#### TASK:
Every line of the listing must be repeated exactly.

#### RECORDS FOR PROCESSING:
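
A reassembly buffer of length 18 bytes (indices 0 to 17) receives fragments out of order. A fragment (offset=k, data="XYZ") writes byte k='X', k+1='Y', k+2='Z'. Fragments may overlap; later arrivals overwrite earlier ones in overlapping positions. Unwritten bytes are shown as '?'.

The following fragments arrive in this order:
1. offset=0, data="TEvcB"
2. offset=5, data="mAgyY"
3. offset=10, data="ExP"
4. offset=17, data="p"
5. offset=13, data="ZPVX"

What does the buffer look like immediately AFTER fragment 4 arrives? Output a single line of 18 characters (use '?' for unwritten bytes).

Answer: TEvcBmAgyYExP????p

Derivation:
Fragment 1: offset=0 data="TEvcB" -> buffer=TEvcB?????????????
Fragment 2: offset=5 data="mAgyY" -> buffer=TEvcBmAgyY????????
Fragment 3: offset=10 data="ExP" -> buffer=TEvcBmAgyYExP?????
Fragment 4: offset=17 data="p" -> buffer=TEvcBmAgyYExP????p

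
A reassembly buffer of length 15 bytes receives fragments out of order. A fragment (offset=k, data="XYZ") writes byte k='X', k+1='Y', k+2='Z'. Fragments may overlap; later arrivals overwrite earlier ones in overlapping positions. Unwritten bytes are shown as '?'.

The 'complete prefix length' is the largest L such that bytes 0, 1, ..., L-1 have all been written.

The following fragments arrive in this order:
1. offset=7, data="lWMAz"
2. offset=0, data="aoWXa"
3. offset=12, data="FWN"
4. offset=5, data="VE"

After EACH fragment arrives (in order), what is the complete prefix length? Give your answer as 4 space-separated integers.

Answer: 0 5 5 15

Derivation:
Fragment 1: offset=7 data="lWMAz" -> buffer=???????lWMAz??? -> prefix_len=0
Fragment 2: offset=0 data="aoWXa" -> buffer=aoWXa??lWMAz??? -> prefix_len=5
Fragment 3: offset=12 data="FWN" -> buffer=aoWXa??lWMAzFWN -> prefix_len=5
Fragment 4: offset=5 data="VE" -> buffer=aoWXaVElWMAzFWN -> prefix_len=15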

#### TASK OUTPUT:
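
A reassembly buffer of length 18 bytes (indices 0 to 17) receives fragments out of order. A fragment (offset=k, data="XYZ") writes byte k='X', k+1='Y', k+2='Z'. Fragments may overlap; later arrivals overwrite earlier ones in overlapping positions. Unwritten bytes are shown as '?'.

The following fragments arrive in this order:
1. offset=0, data="TEvcB"
2. offset=5, data="mAgyY"
3. offset=10, data="ExP"
4. offset=17, data="p"
5. offset=13, data="ZPVX"

What does the buffer look like immediately AFTER fragment 4 arrives? Output a single line of 18 characters (use '?' for unwritten bytes).

Answer: TEvcBmAgyYExP????p

Derivation:
Fragment 1: offset=0 data="TEvcB" -> buffer=TEvcB?????????????
Fragment 2: offset=5 data="mAgyY" -> buffer=TEvcBmAgyY????????
Fragment 3: offset=10 data="ExP" -> buffer=TEvcBmAgyYExP?????
Fragment 4: offset=17 data="p" -> buffer=TEvcBmAgyYExP????p

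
A reassembly buffer of length 15 bytes receives fragments out of order. A fragment (offset=k, data="XYZ") writes byte k='X', k+1='Y', k+2='Z'. Fragments may overlap; later arrivals overwrite earlier ones in overlapping positions. Unwritten bytes are shown as '?'.

The 'complete prefix length' is the largest L such that bytes 0, 1, ..., L-1 have all been written.

The following fragments arrive in this order:
1. offset=7, data="lWMAz"
2. offset=0, data="aoWXa"
3. offset=12, data="FWN"
4. offset=5, data="VE"

After EACH fragment arrives (in order), what is the complete prefix length? Give your answer as 4 space-separated integers.

Answer: 0 5 5 15

Derivation:
Fragment 1: offset=7 data="lWMAz" -> buffer=???????lWMAz??? -> prefix_len=0
Fragment 2: offset=0 data="aoWXa" -> buffer=aoWXa??lWMAz??? -> prefix_len=5
Fragment 3: offset=12 data="FWN" -> buffer=aoWXa??lWMAzFWN -> prefix_len=5
Fragment 4: offset=5 data="VE" -> buffer=aoWXaVElWMAzFWN -> prefix_len=15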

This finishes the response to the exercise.